* About this exercise:
Type again, exactly, the lines below from the start through the line that includes "v8 = (0.9099, 1.576, -0.2763)".

Stored data entries

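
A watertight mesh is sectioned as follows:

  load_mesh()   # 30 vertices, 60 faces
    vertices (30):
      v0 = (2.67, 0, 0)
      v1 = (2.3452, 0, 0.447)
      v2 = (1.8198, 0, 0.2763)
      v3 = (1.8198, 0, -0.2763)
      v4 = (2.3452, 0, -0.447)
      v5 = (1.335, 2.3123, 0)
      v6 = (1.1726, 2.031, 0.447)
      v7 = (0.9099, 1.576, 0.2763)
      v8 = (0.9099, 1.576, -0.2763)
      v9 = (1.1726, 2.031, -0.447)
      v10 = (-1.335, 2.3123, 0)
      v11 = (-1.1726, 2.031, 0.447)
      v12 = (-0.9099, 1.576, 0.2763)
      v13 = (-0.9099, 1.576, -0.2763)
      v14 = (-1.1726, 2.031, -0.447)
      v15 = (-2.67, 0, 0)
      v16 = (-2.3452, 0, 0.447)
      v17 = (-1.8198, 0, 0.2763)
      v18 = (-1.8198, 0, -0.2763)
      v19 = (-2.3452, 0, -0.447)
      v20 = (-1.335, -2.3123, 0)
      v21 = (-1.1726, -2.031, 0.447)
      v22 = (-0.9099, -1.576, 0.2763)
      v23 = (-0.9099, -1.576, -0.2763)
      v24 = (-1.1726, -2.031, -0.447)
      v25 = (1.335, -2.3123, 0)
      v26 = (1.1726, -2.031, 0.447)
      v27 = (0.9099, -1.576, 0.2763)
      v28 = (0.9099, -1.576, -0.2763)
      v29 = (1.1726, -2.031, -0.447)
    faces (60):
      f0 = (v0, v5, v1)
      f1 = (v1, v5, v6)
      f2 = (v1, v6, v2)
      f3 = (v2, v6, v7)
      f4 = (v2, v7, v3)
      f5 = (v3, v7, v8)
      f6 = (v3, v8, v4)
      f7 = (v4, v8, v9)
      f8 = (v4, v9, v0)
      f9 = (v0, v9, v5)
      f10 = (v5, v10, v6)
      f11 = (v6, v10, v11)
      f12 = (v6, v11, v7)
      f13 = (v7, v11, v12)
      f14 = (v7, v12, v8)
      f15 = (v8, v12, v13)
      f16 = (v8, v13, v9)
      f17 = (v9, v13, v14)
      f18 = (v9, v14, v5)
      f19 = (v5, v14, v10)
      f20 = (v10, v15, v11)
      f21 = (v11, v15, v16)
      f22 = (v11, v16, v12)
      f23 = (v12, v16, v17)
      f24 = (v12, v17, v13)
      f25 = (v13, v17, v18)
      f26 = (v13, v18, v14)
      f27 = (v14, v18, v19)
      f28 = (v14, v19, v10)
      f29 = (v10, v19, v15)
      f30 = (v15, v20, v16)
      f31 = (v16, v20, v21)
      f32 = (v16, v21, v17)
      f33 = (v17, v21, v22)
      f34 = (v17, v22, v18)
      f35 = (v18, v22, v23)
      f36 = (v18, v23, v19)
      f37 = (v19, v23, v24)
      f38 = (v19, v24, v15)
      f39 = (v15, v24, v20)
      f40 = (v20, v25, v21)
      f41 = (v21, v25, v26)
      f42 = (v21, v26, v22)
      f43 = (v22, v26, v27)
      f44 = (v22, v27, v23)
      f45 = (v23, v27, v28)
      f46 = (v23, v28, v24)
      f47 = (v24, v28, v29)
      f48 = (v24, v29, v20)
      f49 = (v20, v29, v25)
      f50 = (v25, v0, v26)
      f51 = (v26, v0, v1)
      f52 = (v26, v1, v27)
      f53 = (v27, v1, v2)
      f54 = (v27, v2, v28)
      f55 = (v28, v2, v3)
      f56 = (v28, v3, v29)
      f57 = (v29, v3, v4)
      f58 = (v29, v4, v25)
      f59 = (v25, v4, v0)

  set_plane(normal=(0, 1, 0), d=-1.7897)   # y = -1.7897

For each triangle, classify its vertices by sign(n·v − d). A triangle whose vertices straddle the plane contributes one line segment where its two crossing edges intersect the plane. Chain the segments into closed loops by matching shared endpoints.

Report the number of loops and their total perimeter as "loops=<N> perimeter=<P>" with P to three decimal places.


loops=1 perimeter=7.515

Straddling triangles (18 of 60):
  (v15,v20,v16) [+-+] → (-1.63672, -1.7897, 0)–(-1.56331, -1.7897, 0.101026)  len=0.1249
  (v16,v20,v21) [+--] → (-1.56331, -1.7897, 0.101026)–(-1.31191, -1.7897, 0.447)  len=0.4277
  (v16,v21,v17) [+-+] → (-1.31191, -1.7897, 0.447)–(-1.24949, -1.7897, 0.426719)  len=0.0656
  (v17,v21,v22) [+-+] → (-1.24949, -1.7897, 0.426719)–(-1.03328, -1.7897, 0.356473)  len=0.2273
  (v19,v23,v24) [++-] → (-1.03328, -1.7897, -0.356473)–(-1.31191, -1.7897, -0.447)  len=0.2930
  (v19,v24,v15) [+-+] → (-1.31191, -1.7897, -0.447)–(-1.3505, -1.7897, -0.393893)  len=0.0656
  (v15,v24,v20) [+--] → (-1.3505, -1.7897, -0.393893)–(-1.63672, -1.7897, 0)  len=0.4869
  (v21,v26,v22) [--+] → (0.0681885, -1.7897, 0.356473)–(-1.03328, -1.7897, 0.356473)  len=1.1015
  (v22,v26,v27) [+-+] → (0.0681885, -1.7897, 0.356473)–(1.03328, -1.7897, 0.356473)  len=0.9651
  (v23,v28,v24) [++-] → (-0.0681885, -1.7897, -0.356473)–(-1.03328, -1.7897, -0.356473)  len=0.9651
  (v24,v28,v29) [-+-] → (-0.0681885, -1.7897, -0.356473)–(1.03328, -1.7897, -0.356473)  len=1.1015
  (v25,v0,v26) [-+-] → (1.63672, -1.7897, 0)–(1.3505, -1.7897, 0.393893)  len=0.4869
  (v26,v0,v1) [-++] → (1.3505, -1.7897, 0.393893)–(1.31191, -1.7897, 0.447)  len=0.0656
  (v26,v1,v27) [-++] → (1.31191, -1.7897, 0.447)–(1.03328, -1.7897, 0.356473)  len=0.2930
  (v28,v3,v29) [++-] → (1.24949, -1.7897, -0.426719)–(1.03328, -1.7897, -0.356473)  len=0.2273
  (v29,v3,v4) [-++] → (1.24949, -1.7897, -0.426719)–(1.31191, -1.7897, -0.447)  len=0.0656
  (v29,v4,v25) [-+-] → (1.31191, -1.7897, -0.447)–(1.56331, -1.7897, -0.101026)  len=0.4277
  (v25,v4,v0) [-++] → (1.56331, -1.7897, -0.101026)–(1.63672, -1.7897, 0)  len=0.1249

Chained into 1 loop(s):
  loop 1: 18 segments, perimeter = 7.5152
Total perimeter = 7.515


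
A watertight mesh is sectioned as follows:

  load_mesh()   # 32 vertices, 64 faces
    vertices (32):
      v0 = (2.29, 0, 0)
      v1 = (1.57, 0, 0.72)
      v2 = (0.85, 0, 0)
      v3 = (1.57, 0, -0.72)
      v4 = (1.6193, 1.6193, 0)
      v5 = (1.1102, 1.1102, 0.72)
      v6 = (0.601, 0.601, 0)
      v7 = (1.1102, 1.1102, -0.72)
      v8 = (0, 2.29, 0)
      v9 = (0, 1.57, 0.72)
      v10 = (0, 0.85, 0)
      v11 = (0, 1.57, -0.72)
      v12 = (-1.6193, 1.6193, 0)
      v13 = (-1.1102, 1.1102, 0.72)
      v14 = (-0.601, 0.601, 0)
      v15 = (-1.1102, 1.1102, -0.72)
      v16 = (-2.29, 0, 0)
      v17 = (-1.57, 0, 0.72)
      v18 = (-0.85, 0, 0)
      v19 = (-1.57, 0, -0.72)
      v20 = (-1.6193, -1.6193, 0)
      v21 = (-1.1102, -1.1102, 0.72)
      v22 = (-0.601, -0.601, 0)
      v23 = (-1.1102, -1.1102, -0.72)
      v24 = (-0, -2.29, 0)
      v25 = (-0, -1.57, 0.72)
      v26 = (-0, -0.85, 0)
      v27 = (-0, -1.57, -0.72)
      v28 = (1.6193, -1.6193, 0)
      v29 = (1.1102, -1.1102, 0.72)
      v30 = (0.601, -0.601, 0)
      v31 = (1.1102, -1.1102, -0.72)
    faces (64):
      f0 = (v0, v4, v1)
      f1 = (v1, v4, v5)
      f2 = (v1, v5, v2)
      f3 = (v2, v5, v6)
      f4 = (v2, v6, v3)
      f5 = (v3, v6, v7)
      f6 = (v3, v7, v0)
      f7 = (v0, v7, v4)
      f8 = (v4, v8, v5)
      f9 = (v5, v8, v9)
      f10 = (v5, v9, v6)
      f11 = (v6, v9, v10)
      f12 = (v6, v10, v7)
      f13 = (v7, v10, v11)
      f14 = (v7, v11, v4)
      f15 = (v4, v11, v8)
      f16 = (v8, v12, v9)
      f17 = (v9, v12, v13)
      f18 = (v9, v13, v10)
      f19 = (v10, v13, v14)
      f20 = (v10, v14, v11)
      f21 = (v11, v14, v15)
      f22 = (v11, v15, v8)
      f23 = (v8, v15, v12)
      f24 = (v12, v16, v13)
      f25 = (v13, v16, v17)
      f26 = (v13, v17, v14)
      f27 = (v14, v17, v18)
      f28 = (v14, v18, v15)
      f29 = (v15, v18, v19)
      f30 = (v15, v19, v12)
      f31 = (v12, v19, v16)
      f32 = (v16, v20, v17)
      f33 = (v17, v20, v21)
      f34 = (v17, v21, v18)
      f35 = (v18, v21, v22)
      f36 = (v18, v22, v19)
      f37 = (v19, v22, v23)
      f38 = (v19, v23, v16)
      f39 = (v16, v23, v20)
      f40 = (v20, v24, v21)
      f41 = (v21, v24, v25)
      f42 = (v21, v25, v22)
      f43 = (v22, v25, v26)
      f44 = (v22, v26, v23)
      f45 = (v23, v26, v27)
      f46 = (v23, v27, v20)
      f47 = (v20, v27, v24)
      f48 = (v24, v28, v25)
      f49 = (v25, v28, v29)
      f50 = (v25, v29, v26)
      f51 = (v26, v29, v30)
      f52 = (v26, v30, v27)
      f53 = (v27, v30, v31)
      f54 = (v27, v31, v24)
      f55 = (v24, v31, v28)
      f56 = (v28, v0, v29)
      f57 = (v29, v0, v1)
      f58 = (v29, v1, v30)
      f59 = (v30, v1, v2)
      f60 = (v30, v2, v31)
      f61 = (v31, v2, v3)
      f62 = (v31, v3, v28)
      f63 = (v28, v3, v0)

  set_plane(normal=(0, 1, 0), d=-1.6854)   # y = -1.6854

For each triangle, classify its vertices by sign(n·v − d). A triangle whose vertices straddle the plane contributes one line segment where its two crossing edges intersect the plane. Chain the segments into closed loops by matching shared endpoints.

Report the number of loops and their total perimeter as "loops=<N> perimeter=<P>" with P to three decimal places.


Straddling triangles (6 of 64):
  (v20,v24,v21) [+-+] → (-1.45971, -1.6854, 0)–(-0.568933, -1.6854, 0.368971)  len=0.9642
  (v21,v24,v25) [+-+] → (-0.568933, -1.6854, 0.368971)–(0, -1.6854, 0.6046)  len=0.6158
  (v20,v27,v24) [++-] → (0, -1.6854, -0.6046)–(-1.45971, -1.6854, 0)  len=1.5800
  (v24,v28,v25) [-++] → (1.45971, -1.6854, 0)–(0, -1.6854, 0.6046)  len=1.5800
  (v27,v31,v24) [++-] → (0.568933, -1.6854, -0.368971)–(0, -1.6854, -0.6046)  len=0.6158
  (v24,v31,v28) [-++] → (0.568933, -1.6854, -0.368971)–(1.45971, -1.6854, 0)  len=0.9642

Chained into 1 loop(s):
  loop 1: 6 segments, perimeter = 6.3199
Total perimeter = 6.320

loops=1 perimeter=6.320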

* Solution for this problem:
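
A watertight mesh is sectioned as follows:

  load_mesh()   # 30 vertices, 60 faces
    vertices (30):
      v0 = (2.67, 0, 0)
      v1 = (2.3452, 0, 0.447)
      v2 = (1.8198, 0, 0.2763)
      v3 = (1.8198, 0, -0.2763)
      v4 = (2.3452, 0, -0.447)
      v5 = (1.335, 2.3123, 0)
      v6 = (1.1726, 2.031, 0.447)
      v7 = (0.9099, 1.576, 0.2763)
      v8 = (0.9099, 1.576, -0.2763)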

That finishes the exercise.